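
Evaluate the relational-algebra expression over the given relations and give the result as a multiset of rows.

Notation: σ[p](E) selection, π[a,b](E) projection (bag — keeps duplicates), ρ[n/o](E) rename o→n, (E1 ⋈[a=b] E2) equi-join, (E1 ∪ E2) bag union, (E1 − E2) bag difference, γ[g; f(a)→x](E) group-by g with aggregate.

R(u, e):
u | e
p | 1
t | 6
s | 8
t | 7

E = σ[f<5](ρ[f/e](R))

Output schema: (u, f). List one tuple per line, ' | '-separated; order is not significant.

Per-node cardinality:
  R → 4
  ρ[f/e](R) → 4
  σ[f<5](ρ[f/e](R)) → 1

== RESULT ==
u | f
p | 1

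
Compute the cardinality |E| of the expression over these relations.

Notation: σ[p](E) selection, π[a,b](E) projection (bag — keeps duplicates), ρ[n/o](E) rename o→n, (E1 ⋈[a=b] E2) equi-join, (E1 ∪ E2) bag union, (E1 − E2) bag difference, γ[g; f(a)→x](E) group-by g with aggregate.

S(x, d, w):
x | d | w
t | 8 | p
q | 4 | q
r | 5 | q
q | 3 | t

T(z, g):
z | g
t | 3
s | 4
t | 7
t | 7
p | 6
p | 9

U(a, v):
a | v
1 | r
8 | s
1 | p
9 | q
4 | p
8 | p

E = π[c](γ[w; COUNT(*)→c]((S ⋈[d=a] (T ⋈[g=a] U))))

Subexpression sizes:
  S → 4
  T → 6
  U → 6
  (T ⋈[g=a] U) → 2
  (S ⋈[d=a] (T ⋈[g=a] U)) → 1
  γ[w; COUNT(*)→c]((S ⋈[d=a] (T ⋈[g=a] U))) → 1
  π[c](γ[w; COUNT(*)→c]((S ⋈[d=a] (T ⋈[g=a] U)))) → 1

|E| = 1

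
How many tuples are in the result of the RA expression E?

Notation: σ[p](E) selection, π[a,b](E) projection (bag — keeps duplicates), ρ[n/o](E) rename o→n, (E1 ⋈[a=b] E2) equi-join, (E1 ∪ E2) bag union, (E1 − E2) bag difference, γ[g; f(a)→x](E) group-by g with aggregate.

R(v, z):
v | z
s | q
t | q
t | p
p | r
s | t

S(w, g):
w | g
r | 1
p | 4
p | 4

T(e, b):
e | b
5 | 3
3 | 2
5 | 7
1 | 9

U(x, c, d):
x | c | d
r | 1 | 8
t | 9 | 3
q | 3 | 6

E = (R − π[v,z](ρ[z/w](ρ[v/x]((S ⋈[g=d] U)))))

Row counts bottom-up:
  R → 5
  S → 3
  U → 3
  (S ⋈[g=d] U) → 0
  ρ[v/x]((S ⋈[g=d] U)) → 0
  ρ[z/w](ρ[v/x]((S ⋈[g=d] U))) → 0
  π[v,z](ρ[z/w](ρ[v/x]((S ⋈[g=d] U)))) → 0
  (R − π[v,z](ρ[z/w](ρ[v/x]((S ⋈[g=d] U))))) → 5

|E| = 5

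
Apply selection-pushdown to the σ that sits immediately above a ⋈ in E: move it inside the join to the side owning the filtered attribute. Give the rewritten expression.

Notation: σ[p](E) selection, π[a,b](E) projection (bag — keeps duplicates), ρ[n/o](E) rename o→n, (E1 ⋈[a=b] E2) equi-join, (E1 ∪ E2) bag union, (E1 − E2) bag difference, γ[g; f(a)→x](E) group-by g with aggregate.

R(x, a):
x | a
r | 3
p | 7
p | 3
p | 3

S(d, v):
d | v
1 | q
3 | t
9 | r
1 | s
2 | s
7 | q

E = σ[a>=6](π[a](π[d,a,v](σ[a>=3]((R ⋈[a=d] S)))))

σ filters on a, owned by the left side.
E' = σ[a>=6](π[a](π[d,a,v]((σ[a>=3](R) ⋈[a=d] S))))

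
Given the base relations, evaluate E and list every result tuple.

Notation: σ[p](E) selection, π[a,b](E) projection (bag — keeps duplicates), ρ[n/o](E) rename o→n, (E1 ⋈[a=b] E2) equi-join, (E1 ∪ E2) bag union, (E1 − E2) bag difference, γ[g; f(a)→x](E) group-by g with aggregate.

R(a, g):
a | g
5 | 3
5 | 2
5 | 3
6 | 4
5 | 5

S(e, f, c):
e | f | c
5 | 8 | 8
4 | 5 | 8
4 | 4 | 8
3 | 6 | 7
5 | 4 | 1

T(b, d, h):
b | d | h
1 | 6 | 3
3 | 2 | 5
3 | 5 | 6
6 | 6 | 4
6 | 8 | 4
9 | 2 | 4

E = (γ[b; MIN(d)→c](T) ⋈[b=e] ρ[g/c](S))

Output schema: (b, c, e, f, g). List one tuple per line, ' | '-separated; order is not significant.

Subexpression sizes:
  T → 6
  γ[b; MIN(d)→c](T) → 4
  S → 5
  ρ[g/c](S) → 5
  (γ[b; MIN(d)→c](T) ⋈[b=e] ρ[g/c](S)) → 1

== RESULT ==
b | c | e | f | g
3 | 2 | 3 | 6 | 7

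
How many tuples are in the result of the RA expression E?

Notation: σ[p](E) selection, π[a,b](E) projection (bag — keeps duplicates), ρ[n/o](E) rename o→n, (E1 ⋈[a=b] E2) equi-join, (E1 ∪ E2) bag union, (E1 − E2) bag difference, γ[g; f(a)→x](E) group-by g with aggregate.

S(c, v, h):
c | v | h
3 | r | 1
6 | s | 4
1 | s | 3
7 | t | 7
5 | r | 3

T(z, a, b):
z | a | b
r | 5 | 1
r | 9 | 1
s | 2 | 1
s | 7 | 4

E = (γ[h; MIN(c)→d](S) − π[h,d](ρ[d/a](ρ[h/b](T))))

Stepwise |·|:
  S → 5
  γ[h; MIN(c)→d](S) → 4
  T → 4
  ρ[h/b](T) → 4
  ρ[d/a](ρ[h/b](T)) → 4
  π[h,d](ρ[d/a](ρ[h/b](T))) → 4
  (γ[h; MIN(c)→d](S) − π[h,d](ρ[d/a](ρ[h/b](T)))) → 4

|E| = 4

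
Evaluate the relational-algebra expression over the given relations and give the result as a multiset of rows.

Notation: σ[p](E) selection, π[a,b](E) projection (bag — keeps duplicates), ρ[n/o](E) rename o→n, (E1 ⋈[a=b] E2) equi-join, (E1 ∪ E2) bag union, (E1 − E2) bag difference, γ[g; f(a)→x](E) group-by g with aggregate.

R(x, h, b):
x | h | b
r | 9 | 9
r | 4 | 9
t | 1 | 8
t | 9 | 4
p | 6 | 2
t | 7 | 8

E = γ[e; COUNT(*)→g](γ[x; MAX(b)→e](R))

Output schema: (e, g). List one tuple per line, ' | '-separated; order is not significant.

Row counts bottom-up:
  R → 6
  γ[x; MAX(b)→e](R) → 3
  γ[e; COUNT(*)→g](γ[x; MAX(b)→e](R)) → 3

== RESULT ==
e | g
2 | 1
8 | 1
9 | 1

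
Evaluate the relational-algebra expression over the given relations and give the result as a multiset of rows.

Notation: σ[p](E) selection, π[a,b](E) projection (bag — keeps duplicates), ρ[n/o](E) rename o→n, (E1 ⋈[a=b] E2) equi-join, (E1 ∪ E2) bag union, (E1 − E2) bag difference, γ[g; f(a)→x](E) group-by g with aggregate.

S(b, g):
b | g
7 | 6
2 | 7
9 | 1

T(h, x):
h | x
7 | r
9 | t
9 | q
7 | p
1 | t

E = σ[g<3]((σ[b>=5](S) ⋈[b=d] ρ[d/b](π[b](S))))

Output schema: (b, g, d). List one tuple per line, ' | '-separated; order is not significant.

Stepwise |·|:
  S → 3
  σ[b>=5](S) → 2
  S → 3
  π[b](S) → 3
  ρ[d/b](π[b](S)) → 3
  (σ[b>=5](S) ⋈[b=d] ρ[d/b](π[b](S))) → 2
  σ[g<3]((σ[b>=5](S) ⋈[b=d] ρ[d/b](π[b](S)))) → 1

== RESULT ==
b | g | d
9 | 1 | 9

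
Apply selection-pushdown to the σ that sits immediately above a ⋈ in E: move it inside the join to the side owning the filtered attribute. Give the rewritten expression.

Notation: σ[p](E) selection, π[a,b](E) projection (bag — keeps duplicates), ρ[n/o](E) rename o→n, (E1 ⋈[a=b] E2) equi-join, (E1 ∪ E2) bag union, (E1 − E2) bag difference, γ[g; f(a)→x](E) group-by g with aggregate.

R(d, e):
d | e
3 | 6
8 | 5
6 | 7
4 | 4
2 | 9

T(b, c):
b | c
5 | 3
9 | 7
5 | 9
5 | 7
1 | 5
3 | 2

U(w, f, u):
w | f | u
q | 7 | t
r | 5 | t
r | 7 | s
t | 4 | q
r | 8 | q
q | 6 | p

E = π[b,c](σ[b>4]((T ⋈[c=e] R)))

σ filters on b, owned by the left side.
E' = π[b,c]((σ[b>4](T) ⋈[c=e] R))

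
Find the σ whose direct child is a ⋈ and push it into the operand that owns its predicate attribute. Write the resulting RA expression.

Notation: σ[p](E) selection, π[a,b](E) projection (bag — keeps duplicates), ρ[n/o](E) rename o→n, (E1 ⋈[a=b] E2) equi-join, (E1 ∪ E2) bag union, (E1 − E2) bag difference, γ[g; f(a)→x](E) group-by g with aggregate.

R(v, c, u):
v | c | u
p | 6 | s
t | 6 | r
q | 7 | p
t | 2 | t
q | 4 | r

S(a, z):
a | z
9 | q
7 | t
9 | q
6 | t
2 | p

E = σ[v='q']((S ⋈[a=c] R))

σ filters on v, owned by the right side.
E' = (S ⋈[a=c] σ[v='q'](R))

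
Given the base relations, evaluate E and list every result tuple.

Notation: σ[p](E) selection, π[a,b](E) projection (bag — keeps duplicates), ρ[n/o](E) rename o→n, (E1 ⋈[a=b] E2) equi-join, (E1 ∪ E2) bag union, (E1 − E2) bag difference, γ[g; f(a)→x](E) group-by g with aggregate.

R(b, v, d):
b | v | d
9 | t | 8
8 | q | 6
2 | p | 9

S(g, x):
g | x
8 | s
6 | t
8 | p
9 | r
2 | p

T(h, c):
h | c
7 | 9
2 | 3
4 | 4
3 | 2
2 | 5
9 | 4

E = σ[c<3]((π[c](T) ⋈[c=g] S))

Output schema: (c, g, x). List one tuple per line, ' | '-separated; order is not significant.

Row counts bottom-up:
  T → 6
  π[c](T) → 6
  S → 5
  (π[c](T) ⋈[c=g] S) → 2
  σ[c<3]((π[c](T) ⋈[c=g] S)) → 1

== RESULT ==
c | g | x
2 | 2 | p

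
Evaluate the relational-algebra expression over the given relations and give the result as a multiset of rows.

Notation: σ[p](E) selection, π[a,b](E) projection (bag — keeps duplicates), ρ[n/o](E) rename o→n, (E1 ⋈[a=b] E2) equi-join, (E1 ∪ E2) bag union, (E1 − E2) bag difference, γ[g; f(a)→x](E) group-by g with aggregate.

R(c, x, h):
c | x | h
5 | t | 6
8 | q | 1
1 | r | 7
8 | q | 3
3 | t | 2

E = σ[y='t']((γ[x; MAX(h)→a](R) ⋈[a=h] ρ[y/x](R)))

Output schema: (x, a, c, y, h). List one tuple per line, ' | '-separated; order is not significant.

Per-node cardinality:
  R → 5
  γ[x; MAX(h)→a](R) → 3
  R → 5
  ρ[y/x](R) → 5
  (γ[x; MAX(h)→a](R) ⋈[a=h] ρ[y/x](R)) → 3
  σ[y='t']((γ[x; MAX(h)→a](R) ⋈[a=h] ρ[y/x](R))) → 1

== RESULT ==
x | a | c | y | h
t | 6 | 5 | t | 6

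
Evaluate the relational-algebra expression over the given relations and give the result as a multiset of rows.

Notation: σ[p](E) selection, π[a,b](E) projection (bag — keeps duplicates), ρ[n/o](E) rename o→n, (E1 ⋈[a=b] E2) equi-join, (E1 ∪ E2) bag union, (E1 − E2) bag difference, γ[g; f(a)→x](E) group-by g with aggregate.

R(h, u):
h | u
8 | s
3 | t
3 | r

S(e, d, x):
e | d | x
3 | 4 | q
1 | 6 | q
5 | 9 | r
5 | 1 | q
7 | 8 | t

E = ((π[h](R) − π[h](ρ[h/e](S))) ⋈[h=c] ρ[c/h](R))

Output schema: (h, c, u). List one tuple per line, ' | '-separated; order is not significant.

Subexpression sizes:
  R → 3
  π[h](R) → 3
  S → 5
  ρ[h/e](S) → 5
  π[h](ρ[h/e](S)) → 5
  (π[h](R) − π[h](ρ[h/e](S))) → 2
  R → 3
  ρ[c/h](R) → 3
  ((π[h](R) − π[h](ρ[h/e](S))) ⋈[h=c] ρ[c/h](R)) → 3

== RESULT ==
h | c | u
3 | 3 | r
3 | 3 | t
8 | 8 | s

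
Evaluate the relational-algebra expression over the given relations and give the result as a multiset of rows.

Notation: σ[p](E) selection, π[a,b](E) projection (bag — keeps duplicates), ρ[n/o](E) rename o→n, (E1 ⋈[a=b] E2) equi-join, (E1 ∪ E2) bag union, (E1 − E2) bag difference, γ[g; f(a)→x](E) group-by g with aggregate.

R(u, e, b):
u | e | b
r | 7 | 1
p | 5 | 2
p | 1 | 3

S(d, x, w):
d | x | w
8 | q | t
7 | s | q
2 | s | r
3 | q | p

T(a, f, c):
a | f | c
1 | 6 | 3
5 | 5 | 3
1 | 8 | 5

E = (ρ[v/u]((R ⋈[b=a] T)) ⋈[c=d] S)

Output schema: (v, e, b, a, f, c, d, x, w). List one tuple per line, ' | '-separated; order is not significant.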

[INSTRUCTIONS FOR THE TASK] Repeat exactly the lines that run from the opening of the listing through the line holding "Compute the cardinality". Leave out everything else.

[EXERCISE OUTPUT]
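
Evaluate the relational-algebra expression over the given relations and give the result as a multiset of rows.

Notation: σ[p](E) selection, π[a,b](E) projection (bag — keeps duplicates), ρ[n/o](E) rename o→n, (E1 ⋈[a=b] E2) equi-join, (E1 ∪ E2) bag union, (E1 − E2) bag difference, γ[g; f(a)→x](E) group-by g with aggregate.

R(u, e):
u | e
p | 1
t | 6
s | 8
t | 7

E = σ[f<5](ρ[f/e](R))

Output schema: (u, f). List one tuple per line, ' | '-separated; order is not significant.

Per-node cardinality:
  R → 4
  ρ[f/e](R) → 4
  σ[f<5](ρ[f/e](R)) → 1

== RESULT ==
u | f
p | 1

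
Compute the cardinality |E| of the expression over these relations.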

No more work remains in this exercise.